The answer must be every record below, repeated exactly.
RECORDS FOR THIS TASK section start
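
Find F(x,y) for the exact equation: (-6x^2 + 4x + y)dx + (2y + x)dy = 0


Check exactness: ∂M/∂y = 1 and ∂N/∂x = 1; equal, so the equation is exact.
Integrate M with respect to x (treating y as constant): ∫M dx = -2x^3 + 2x^2 + xy + h(y).
Differentiate w.r.t. y and set equal to N: the x-dependent terms already match, leaving h'(y) = 2y. Integrate: h(y) = y^2.
So F(x,y) = y^2 - 2x^3 + 2x^2 + xy.
General solution: y^2 - 2x^3 + 2x^2 + xy = C.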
RECORDS FOR THIS TASK section end
TASK ANSWER:
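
Find F(x,y) for the exact equation: (-6x^2 + 4x + y)dx + (2y + x)dy = 0


Check exactness: ∂M/∂y = 1 and ∂N/∂x = 1; equal, so the equation is exact.
Integrate M with respect to x (treating y as constant): ∫M dx = -2x^3 + 2x^2 + xy + h(y).
Differentiate w.r.t. y and set equal to N: the x-dependent terms already match, leaving h'(y) = 2y. Integrate: h(y) = y^2.
So F(x,y) = y^2 - 2x^3 + 2x^2 + xy.
General solution: y^2 - 2x^3 + 2x^2 + xy = C.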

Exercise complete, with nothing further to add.